= Exercise requirements =
Please reproduce, exactly and in full, the lines running from the one that contains "3: CMP r2, r1" to the end of the entries.

-- Extracted entries follows --

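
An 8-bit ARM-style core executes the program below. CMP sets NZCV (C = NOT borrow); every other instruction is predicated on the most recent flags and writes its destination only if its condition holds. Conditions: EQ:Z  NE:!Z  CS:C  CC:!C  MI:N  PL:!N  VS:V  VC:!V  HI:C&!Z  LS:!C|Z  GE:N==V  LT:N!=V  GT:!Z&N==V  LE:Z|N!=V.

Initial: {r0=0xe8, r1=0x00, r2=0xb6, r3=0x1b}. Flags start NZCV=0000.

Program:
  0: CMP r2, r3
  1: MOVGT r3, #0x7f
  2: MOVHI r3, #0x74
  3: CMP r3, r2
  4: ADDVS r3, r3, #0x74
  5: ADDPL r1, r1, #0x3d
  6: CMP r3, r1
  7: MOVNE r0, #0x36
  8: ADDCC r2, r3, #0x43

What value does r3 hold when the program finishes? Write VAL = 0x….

0: ✓ CMP  NZCV=1010
1: · MOVGT
2: ✓ MOVHI  r3←0x74
3: ✓ CMP  NZCV=1001
4: ✓ ADDVS  r3←0xe8
5: · ADDPL
6: ✓ CMP  NZCV=1010
7: ✓ MOVNE  r0←0x36
8: · ADDCC

VAL = 0xe8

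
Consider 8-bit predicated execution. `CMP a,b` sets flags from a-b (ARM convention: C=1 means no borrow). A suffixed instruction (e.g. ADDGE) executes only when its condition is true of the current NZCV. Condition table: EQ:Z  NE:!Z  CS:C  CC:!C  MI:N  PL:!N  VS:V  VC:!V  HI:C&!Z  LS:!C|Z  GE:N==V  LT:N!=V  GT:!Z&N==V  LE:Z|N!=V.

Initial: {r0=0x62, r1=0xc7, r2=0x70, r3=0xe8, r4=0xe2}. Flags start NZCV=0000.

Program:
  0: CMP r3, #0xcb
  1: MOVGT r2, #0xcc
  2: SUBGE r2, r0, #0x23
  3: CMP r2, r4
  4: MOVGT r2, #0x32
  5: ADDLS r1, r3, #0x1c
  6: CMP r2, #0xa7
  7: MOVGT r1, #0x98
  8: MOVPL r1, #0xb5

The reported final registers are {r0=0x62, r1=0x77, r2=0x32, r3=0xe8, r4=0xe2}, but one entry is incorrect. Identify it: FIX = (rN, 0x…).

0: ✓ CMP  NZCV=0010
1: ✓ MOVGT  r2←0xcc
2: ✓ SUBGE  r2←0x3f
3: ✓ CMP  NZCV=0000
4: ✓ MOVGT  r2←0x32
5: ✓ ADDLS  r1←0x04
6: ✓ CMP  NZCV=1001
7: ✓ MOVGT  r1←0x98
8: · MOVPL

FIX = (r1, 0x98)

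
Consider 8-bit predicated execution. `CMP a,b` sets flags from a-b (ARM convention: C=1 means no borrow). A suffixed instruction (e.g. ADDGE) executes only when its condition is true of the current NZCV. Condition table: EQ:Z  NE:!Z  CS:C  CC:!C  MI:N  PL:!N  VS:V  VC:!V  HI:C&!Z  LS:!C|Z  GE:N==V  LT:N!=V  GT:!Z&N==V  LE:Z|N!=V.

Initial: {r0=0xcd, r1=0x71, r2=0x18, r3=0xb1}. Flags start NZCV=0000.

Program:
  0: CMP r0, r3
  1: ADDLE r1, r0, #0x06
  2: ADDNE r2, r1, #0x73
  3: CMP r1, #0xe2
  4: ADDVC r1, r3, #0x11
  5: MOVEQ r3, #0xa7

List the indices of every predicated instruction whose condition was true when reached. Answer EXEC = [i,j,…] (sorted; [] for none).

[0] flags=0010 → (cmp)
[1] flags=0010 LE?F → skip
[2] flags=0010 NE?T → r2=0xe4
[3] flags=1001 → (cmp)
[4] flags=1001 VC?F → skip
[5] flags=1001 EQ?F → skip

EXEC = [2]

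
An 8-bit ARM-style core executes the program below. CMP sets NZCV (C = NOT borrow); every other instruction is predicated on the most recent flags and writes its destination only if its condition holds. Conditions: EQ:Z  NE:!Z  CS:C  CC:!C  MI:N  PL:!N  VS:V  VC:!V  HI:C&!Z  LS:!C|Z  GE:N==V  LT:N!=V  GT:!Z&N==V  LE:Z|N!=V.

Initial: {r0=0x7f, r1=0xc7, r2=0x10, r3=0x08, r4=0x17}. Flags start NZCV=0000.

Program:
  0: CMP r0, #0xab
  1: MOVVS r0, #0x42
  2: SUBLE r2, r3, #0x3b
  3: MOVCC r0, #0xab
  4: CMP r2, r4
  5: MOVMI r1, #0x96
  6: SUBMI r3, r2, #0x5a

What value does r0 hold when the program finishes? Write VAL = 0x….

[0] flags=1001 → (cmp)
[1] flags=1001 VS?T → r0=0x42
[2] flags=1001 LE?F → skip
[3] flags=1001 CC?T → r0=0xab
[4] flags=1000 → (cmp)
[5] flags=1000 MI?T → r1=0x96
[6] flags=1000 MI?T → r3=0xb6

VAL = 0xab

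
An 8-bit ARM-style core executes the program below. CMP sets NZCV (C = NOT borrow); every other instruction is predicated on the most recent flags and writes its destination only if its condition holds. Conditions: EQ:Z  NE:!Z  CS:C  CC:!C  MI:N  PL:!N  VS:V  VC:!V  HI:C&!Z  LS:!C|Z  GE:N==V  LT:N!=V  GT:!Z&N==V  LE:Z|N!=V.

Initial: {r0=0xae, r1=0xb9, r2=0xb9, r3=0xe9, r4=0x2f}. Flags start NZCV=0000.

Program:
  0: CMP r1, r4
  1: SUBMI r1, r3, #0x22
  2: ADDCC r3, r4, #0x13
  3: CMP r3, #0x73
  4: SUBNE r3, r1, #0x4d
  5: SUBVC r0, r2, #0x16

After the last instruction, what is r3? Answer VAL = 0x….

VAL = 0x7a

0: ✓ CMP  NZCV=1010
1: ✓ SUBMI  r1←0xc7
2: · ADDCC
3: ✓ CMP  NZCV=0011
4: ✓ SUBNE  r3←0x7a
5: · SUBVC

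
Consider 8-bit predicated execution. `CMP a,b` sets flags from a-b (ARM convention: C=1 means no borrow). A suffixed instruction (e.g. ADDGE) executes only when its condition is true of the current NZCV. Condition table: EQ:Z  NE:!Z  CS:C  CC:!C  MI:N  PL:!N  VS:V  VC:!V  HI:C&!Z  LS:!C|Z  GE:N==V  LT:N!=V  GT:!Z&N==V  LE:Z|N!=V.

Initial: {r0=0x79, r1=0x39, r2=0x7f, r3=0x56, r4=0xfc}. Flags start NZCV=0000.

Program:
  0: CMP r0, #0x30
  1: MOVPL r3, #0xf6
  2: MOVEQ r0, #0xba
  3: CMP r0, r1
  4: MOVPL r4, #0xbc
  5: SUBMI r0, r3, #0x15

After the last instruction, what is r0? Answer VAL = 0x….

[0] flags=0010 → (cmp)
[1] flags=0010 PL?T → r3=0xf6
[2] flags=0010 EQ?F → skip
[3] flags=0010 → (cmp)
[4] flags=0010 PL?T → r4=0xbc
[5] flags=0010 MI?F → skip

VAL = 0x79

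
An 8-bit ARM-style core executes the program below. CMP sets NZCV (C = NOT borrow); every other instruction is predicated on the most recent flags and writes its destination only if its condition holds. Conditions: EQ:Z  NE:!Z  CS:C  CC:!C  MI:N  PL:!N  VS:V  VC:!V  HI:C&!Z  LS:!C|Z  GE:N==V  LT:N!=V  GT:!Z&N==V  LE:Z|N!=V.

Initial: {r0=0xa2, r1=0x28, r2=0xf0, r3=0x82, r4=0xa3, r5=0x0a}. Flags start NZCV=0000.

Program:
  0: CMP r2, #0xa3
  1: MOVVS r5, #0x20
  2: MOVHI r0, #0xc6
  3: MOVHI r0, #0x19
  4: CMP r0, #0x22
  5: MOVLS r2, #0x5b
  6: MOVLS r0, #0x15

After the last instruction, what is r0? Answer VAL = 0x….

VAL = 0x15

[0] flags=0010 → (cmp)
[1] flags=0010 VS?F → skip
[2] flags=0010 HI?T → r0=0xc6
[3] flags=0010 HI?T → r0=0x19
[4] flags=1000 → (cmp)
[5] flags=1000 LS?T → r2=0x5b
[6] flags=1000 LS?T → r0=0x15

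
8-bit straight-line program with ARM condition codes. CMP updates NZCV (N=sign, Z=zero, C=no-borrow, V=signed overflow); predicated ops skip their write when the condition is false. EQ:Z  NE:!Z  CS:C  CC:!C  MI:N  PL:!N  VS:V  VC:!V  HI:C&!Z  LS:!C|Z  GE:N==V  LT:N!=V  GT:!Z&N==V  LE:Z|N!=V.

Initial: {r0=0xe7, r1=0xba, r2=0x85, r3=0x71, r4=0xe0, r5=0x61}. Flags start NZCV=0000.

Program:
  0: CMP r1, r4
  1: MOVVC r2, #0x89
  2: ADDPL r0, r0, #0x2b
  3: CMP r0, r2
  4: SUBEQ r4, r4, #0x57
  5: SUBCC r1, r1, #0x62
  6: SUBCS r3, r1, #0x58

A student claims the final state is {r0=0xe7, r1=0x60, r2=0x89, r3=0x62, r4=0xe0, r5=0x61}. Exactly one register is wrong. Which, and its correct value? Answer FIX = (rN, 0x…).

FIX = (r1, 0xba)

[0] flags=1000 → (cmp)
[1] flags=1000 VC?T → r2=0x89
[2] flags=1000 PL?F → skip
[3] flags=0010 → (cmp)
[4] flags=0010 EQ?F → skip
[5] flags=0010 CC?F → skip
[6] flags=0010 CS?T → r3=0x62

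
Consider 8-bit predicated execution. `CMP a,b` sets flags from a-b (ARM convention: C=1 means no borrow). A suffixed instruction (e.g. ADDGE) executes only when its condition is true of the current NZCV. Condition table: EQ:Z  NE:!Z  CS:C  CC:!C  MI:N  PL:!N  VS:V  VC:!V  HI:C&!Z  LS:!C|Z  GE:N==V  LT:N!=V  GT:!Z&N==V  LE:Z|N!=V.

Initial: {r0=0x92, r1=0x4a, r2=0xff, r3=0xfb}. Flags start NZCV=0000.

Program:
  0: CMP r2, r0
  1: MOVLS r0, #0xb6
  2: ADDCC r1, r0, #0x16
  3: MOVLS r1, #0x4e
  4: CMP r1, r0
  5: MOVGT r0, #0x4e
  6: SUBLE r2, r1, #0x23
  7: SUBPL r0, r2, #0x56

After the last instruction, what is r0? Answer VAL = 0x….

0: ✓ CMP  NZCV=0010
1: · MOVLS
2: · ADDCC
3: · MOVLS
4: ✓ CMP  NZCV=1001
5: ✓ MOVGT  r0←0x4e
6: · SUBLE
7: · SUBPL

VAL = 0x4e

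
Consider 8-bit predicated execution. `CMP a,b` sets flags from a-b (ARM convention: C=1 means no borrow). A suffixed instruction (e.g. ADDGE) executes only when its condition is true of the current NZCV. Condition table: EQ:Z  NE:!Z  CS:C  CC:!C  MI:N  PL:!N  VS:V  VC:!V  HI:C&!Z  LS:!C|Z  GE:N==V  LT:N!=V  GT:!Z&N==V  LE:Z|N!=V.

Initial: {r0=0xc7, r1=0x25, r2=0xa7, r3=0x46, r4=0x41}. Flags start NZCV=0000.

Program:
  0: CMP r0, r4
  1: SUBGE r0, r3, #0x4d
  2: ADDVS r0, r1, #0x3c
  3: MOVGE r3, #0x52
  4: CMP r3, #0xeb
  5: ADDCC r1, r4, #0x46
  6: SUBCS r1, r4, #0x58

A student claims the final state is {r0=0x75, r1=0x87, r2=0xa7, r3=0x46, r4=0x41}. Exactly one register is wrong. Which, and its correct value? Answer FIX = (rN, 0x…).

FIX = (r0, 0xc7)

0: ✓ CMP  NZCV=1010
1: · SUBGE
2: · ADDVS
3: · MOVGE
4: ✓ CMP  NZCV=0000
5: ✓ ADDCC  r1←0x87
6: · SUBCS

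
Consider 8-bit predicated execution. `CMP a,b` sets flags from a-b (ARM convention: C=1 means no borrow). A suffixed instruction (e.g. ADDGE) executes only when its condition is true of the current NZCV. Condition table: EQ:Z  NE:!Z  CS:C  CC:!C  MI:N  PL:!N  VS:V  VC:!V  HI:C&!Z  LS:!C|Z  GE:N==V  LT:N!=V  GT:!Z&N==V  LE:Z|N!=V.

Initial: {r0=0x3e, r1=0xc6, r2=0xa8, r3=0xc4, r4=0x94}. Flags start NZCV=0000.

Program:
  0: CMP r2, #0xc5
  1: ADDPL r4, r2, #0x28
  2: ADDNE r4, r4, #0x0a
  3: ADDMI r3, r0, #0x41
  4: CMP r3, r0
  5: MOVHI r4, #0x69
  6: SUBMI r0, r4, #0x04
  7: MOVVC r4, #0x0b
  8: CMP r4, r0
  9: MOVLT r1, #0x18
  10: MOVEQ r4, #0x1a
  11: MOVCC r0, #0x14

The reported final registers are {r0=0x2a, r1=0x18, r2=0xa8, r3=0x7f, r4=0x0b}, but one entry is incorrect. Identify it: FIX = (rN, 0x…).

[0] flags=1000 → (cmp)
[1] flags=1000 PL?F → skip
[2] flags=1000 NE?T → r4=0x9e
[3] flags=1000 MI?T → r3=0x7f
[4] flags=0010 → (cmp)
[5] flags=0010 HI?T → r4=0x69
[6] flags=0010 MI?F → skip
[7] flags=0010 VC?T → r4=0x0b
[8] flags=1000 → (cmp)
[9] flags=1000 LT?T → r1=0x18
[10] flags=1000 EQ?F → skip
[11] flags=1000 CC?T → r0=0x14

FIX = (r0, 0x14)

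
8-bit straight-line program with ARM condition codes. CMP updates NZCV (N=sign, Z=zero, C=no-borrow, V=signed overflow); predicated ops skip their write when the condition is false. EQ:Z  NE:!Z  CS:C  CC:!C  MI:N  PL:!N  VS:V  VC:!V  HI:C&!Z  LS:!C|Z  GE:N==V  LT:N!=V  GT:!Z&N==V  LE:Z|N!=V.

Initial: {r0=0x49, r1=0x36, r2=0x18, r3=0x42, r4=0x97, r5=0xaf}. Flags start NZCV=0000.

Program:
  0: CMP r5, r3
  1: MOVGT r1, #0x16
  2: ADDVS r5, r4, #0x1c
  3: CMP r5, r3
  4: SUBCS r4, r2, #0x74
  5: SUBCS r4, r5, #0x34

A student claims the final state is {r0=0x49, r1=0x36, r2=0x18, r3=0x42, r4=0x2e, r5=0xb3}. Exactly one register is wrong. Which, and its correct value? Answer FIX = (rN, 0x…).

FIX = (r4, 0x7f)

0: ✓ CMP  NZCV=0011
1: · MOVGT
2: ✓ ADDVS  r5←0xb3
3: ✓ CMP  NZCV=0011
4: ✓ SUBCS  r4←0xa4
5: ✓ SUBCS  r4←0x7f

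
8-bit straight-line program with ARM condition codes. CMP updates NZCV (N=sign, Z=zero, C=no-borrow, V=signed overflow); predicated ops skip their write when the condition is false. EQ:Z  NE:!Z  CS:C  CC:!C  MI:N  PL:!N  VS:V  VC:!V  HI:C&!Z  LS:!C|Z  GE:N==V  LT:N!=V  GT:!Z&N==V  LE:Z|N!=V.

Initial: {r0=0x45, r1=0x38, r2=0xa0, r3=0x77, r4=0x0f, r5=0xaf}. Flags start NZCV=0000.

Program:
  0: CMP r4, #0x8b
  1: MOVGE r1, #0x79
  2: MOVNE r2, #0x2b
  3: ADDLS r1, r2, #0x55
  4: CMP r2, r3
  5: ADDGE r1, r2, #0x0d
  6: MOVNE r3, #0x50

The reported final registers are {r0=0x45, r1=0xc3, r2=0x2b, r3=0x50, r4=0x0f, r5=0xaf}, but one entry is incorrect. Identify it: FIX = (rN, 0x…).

0: ✓ CMP  NZCV=1001
1: ✓ MOVGE  r1←0x79
2: ✓ MOVNE  r2←0x2b
3: ✓ ADDLS  r1←0x80
4: ✓ CMP  NZCV=1000
5: · ADDGE
6: ✓ MOVNE  r3←0x50

FIX = (r1, 0x80)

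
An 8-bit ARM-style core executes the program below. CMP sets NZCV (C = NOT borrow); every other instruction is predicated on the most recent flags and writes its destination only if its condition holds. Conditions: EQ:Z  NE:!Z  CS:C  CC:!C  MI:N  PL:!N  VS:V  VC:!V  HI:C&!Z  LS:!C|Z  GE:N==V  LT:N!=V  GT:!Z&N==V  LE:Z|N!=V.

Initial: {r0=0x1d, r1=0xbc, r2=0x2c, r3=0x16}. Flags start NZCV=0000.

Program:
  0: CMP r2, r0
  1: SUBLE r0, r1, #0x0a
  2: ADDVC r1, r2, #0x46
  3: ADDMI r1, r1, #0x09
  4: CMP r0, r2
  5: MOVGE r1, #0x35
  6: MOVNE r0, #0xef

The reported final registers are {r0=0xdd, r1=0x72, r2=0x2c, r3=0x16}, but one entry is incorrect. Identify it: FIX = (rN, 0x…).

[0] flags=0010 → (cmp)
[1] flags=0010 LE?F → skip
[2] flags=0010 VC?T → r1=0x72
[3] flags=0010 MI?F → skip
[4] flags=1000 → (cmp)
[5] flags=1000 GE?F → skip
[6] flags=1000 NE?T → r0=0xef

FIX = (r0, 0xef)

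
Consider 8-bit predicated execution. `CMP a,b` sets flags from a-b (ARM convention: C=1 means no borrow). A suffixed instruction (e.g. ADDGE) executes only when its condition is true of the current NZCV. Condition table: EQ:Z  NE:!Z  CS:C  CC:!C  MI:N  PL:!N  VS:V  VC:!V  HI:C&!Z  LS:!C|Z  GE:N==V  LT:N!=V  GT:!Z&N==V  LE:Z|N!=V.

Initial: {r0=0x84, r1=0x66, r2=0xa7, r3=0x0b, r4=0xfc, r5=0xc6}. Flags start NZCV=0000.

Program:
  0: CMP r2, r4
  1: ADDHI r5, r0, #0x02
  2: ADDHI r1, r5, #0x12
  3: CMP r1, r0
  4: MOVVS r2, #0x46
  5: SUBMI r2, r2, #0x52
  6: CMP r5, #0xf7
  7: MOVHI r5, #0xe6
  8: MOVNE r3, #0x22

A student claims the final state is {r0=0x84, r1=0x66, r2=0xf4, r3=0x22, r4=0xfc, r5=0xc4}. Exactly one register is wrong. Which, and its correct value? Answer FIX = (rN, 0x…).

0: ✓ CMP  NZCV=1000
1: · ADDHI
2: · ADDHI
3: ✓ CMP  NZCV=1001
4: ✓ MOVVS  r2←0x46
5: ✓ SUBMI  r2←0xf4
6: ✓ CMP  NZCV=1000
7: · MOVHI
8: ✓ MOVNE  r3←0x22

FIX = (r5, 0xc6)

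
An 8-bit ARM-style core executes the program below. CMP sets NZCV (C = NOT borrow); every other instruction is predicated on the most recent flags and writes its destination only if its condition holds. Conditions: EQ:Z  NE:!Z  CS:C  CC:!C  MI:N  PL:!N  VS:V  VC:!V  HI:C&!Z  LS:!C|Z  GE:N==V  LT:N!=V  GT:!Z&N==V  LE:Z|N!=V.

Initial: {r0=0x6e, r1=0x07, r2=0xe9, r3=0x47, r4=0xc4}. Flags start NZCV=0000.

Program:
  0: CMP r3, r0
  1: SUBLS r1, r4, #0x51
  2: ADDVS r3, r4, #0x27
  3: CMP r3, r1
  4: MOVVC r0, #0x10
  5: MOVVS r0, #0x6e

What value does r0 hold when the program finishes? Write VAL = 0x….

0: ✓ CMP  NZCV=1000
1: ✓ SUBLS  r1←0x73
2: · ADDVS
3: ✓ CMP  NZCV=1000
4: ✓ MOVVC  r0←0x10
5: · MOVVS

VAL = 0x10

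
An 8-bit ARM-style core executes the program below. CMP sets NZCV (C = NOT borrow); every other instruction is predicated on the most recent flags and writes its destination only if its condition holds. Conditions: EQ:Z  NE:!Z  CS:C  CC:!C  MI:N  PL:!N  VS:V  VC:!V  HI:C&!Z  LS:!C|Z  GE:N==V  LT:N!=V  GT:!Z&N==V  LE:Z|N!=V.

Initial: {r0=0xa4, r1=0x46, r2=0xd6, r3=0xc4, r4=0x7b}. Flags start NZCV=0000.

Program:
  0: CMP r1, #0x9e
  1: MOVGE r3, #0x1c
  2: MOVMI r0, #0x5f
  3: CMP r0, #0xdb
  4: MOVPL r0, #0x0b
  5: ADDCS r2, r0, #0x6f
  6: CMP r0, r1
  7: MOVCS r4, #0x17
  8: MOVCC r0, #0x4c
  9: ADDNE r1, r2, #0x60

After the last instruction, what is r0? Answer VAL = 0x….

VAL = 0x5f

0: ✓ CMP  NZCV=1001
1: ✓ MOVGE  r3←0x1c
2: ✓ MOVMI  r0←0x5f
3: ✓ CMP  NZCV=1001
4: · MOVPL
5: · ADDCS
6: ✓ CMP  NZCV=0010
7: ✓ MOVCS  r4←0x17
8: · MOVCC
9: ✓ ADDNE  r1←0x36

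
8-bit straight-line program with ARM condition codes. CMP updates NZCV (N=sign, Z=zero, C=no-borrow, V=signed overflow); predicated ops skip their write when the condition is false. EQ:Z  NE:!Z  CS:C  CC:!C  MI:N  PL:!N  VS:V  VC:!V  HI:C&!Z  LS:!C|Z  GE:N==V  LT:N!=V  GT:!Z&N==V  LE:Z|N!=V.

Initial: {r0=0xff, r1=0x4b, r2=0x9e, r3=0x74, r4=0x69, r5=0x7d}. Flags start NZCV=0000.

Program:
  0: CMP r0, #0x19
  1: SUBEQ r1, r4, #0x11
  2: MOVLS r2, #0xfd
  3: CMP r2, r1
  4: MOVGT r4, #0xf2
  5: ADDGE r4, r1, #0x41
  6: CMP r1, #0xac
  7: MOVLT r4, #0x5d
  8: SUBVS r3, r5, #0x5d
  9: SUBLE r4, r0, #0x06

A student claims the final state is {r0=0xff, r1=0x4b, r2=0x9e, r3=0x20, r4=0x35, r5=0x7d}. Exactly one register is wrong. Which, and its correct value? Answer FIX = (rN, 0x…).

FIX = (r4, 0x69)

[0] flags=1010 → (cmp)
[1] flags=1010 EQ?F → skip
[2] flags=1010 LS?F → skip
[3] flags=0011 → (cmp)
[4] flags=0011 GT?F → skip
[5] flags=0011 GE?F → skip
[6] flags=1001 → (cmp)
[7] flags=1001 LT?F → skip
[8] flags=1001 VS?T → r3=0x20
[9] flags=1001 LE?F → skip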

-- Extracted entries concluded --

= Solution to the exercise =
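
  3: CMP r2, r1
  4: MOVGT r4, #0xf2
  5: ADDGE r4, r1, #0x41
  6: CMP r1, #0xac
  7: MOVLT r4, #0x5d
  8: SUBVS r3, r5, #0x5d
  9: SUBLE r4, r0, #0x06

A student claims the final state is {r0=0xff, r1=0x4b, r2=0x9e, r3=0x20, r4=0x35, r5=0x7d}. Exactly one register is wrong. Which, and its correct value? Answer FIX = (rN, 0x…).

FIX = (r4, 0x69)

[0] flags=1010 → (cmp)
[1] flags=1010 EQ?F → skip
[2] flags=1010 LS?F → skip
[3] flags=0011 → (cmp)
[4] flags=0011 GT?F → skip
[5] flags=0011 GE?F → skip
[6] flags=1001 → (cmp)
[7] flags=1001 LT?F → skip
[8] flags=1001 VS?T → r3=0x20
[9] flags=1001 LE?F → skip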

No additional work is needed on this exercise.